*** Material shown Section Begins ***

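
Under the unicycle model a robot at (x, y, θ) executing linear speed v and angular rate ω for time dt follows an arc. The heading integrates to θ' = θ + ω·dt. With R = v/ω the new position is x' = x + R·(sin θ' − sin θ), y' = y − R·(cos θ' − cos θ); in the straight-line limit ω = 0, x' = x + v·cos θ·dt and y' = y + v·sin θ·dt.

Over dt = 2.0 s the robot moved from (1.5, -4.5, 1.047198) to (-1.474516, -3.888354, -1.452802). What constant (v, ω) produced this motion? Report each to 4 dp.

v = -2.0000, ω = -1.2500

Δθ = -1.452802 − 1.047198 = -2.500000
ω = Δθ/dt = -2.500000/2.0 = -1.2500
R = Δx/(sin θ' − sin θ) = 1.6000
v = R·ω = 1.6000·-1.2500 = -2.0000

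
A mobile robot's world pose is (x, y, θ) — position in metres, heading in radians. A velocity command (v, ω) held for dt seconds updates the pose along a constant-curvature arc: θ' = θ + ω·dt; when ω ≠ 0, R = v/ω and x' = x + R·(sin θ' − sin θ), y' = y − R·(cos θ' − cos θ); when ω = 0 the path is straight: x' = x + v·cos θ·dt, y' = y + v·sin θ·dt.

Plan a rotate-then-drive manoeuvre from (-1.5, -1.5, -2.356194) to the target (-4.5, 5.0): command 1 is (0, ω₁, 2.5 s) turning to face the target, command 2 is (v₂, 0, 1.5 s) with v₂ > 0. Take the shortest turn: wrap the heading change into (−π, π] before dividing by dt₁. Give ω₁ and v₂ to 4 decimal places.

heading to target = atan2(5−-1.5, -4.5−-1.5) = 2.0032
Δθ = wrap(2.0032 − -2.3562) = -1.9238; ω₁ = Δθ/dt₁ = -0.7695
distance = √((-4.5−-1.5)² + (5−-1.5)²) = 7.1589; v₂ = distance/dt₂ = 4.7726

ω₁ = -0.7695, v₂ = 4.7726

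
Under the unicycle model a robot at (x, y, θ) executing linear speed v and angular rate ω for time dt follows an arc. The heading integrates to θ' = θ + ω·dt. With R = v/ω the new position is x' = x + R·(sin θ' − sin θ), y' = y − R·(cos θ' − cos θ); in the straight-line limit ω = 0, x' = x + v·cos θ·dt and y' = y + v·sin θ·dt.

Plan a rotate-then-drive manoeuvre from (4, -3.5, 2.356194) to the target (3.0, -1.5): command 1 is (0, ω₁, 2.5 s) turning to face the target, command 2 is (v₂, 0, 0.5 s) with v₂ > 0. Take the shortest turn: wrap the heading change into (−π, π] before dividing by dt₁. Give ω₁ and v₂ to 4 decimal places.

heading to target = atan2(-1.5−-3.5, 3−4) = 2.0344
Δθ = wrap(2.0344 − 2.3562) = -0.3218; ω₁ = Δθ/dt₁ = -0.1287
distance = √((3−4)² + (-1.5−-3.5)²) = 2.2361; v₂ = distance/dt₂ = 4.4721

ω₁ = -0.1287, v₂ = 4.4721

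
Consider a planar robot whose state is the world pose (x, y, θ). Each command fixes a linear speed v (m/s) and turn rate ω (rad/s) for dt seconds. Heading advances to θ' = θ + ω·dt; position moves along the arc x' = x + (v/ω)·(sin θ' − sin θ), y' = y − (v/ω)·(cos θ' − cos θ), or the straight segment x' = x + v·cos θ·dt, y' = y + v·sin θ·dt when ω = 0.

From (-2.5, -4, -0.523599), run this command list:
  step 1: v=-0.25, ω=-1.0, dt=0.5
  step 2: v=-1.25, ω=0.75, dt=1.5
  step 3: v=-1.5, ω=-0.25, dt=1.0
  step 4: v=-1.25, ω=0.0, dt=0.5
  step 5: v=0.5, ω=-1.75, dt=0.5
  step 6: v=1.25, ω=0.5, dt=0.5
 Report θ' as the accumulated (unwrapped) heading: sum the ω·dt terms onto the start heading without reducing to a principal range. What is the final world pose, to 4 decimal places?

step 1: θ'=-1.0236 (R=0.2500) → pose (-2.5885, -3.9136, -1.0236)
step 2: θ'=0.1014 (R=-1.6667) → pose (-4.1805, -3.1226, 0.1014)
step 3: θ'=-0.1486 (R=6.0000) → pose (-5.6762, -3.0873, -0.1486)
step 4: θ'=-0.1486 (straight) → pose (-6.2943, -2.9948, -0.1486)
step 5: θ'=-1.0236 (R=-0.2857) → pose (-6.0926, -3.1287, -1.0236)
step 6: θ'=-0.7736 (R=2.5000) → pose (-5.7044, -3.6165, -0.7736)

(-5.7044, -3.6165, -0.7736)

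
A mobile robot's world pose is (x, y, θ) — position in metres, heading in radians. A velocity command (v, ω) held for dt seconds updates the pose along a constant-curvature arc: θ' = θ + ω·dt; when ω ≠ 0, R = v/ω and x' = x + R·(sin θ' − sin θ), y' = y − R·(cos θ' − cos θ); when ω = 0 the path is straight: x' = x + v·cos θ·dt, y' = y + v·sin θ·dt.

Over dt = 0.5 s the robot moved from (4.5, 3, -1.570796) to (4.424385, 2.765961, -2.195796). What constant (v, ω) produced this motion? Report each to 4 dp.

Δθ = -2.195796 − -1.570796 = -0.625000
ω = Δθ/dt = -0.625000/0.5 = -1.2500
R = −Δy/(cos θ' − cos θ) = -0.4000
v = R·ω = -0.4000·-1.2500 = 0.5000

v = 0.5000, ω = -1.2500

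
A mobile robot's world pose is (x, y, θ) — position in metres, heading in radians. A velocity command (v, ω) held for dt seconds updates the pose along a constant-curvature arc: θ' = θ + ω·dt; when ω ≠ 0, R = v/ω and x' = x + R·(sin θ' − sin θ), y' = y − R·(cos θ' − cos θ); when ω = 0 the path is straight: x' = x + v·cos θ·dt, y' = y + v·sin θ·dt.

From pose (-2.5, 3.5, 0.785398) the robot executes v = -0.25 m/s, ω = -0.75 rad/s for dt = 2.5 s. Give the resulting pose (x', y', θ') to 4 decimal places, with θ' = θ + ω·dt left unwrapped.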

*** Material shown Section Ends ***

_Exercise_. Would you copy out all of the entries exactly?

_Solution_.
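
Under the unicycle model a robot at (x, y, θ) executing linear speed v and angular rate ω for time dt follows an arc. The heading integrates to θ' = θ + ω·dt. With R = v/ω the new position is x' = x + R·(sin θ' − sin θ), y' = y − R·(cos θ' − cos θ); in the straight-line limit ω = 0, x' = x + v·cos θ·dt and y' = y + v·sin θ·dt.

Over dt = 2.0 s the robot moved from (1.5, -4.5, 1.047198) to (-1.474516, -3.888354, -1.452802). What constant (v, ω) produced this motion? Report each to 4 dp.

v = -2.0000, ω = -1.2500

Δθ = -1.452802 − 1.047198 = -2.500000
ω = Δθ/dt = -2.500000/2.0 = -1.2500
R = Δx/(sin θ' − sin θ) = 1.6000
v = R·ω = 1.6000·-1.2500 = -2.0000

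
A mobile robot's world pose is (x, y, θ) — position in metres, heading in radians. A velocity command (v, ω) held for dt seconds updates the pose along a constant-curvature arc: θ' = θ + ω·dt; when ω ≠ 0, R = v/ω and x' = x + R·(sin θ' − sin θ), y' = y − R·(cos θ' − cos θ); when ω = 0 the path is straight: x' = x + v·cos θ·dt, y' = y + v·sin θ·dt.

Plan a rotate-then-drive manoeuvre from (-1.5, -1.5, -2.356194) to the target (-4.5, 5.0): command 1 is (0, ω₁, 2.5 s) turning to face the target, command 2 is (v₂, 0, 1.5 s) with v₂ > 0. Take the shortest turn: wrap the heading change into (−π, π] before dividing by dt₁. Give ω₁ and v₂ to 4 decimal places.

heading to target = atan2(5−-1.5, -4.5−-1.5) = 2.0032
Δθ = wrap(2.0032 − -2.3562) = -1.9238; ω₁ = Δθ/dt₁ = -0.7695
distance = √((-4.5−-1.5)² + (5−-1.5)²) = 7.1589; v₂ = distance/dt₂ = 4.7726

ω₁ = -0.7695, v₂ = 4.7726

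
Under the unicycle model a robot at (x, y, θ) executing linear speed v and angular rate ω for time dt follows an arc. The heading integrates to θ' = θ + ω·dt. With R = v/ω the new position is x' = x + R·(sin θ' − sin θ), y' = y − R·(cos θ' − cos θ); in the straight-line limit ω = 0, x' = x + v·cos θ·dt and y' = y + v·sin θ·dt.

Plan a rotate-then-drive manoeuvre from (4, -3.5, 2.356194) to the target (3.0, -1.5): command 1 is (0, ω₁, 2.5 s) turning to face the target, command 2 is (v₂, 0, 0.5 s) with v₂ > 0. Take the shortest turn: wrap the heading change into (−π, π] before dividing by dt₁. Give ω₁ and v₂ to 4 decimal places.

heading to target = atan2(-1.5−-3.5, 3−4) = 2.0344
Δθ = wrap(2.0344 − 2.3562) = -0.3218; ω₁ = Δθ/dt₁ = -0.1287
distance = √((3−4)² + (-1.5−-3.5)²) = 2.2361; v₂ = distance/dt₂ = 4.4721

ω₁ = -0.1287, v₂ = 4.4721

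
Consider a planar robot whose state is the world pose (x, y, θ). Each command fixes a linear speed v (m/s) and turn rate ω (rad/s) for dt seconds. Heading advances to θ' = θ + ω·dt; position moves along the arc x' = x + (v/ω)·(sin θ' − sin θ), y' = y − (v/ω)·(cos θ' − cos θ), or the straight segment x' = x + v·cos θ·dt, y' = y + v·sin θ·dt when ω = 0.

From (-2.5, -4, -0.523599), run this command list:
  step 1: v=-0.25, ω=-1.0, dt=0.5
  step 2: v=-1.25, ω=0.75, dt=1.5
  step 3: v=-1.5, ω=-0.25, dt=1.0
  step 4: v=-1.25, ω=0.0, dt=0.5
  step 5: v=0.5, ω=-1.75, dt=0.5
  step 6: v=1.25, ω=0.5, dt=0.5
 Report θ' as the accumulated (unwrapped) heading: sum the ω·dt terms onto the start heading without reducing to a principal range. What is the final world pose, to 4 decimal places?

step 1: θ'=-1.0236 (R=0.2500) → pose (-2.5885, -3.9136, -1.0236)
step 2: θ'=0.1014 (R=-1.6667) → pose (-4.1805, -3.1226, 0.1014)
step 3: θ'=-0.1486 (R=6.0000) → pose (-5.6762, -3.0873, -0.1486)
step 4: θ'=-0.1486 (straight) → pose (-6.2943, -2.9948, -0.1486)
step 5: θ'=-1.0236 (R=-0.2857) → pose (-6.0926, -3.1287, -1.0236)
step 6: θ'=-0.7736 (R=2.5000) → pose (-5.7044, -3.6165, -0.7736)

(-5.7044, -3.6165, -0.7736)

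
A mobile robot's world pose is (x, y, θ) — position in metres, heading in radians. A velocity command (v, ω) held for dt seconds updates the pose along a constant-curvature arc: θ' = θ + ω·dt; when ω ≠ 0, R = v/ω and x' = x + R·(sin θ' − sin θ), y' = y − R·(cos θ' − cos θ); when ω = 0 the path is straight: x' = x + v·cos θ·dt, y' = y + v·sin θ·dt.

Over dt = 0.5 s the robot moved from (4.5, 3, -1.570796) to (4.424385, 2.765961, -2.195796). What constant (v, ω) produced this motion? Report each to 4 dp.

Δθ = -2.195796 − -1.570796 = -0.625000
ω = Δθ/dt = -0.625000/0.5 = -1.2500
R = −Δy/(cos θ' − cos θ) = -0.4000
v = R·ω = -0.4000·-1.2500 = 0.5000

v = 0.5000, ω = -1.2500

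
A mobile robot's world pose is (x, y, θ) — position in metres, heading in radians. A velocity command (v, ω) held for dt seconds updates the pose along a constant-curvature arc: θ' = θ + ω·dt; when ω ≠ 0, R = v/ω and x' = x + R·(sin θ' − sin θ), y' = y − R·(cos θ' − cos θ); when ω = 0 the path is straight: x' = x + v·cos θ·dt, y' = y + v·sin θ·dt.

From pose (-2.5, 3.5, 0.785398) the robot executes v = -0.25 m/s, ω = -0.75 rad/s for dt = 2.5 s. Give the resulting pose (x', y', θ') to 4 decimal places, with θ' = θ + ω·dt left unwrapped.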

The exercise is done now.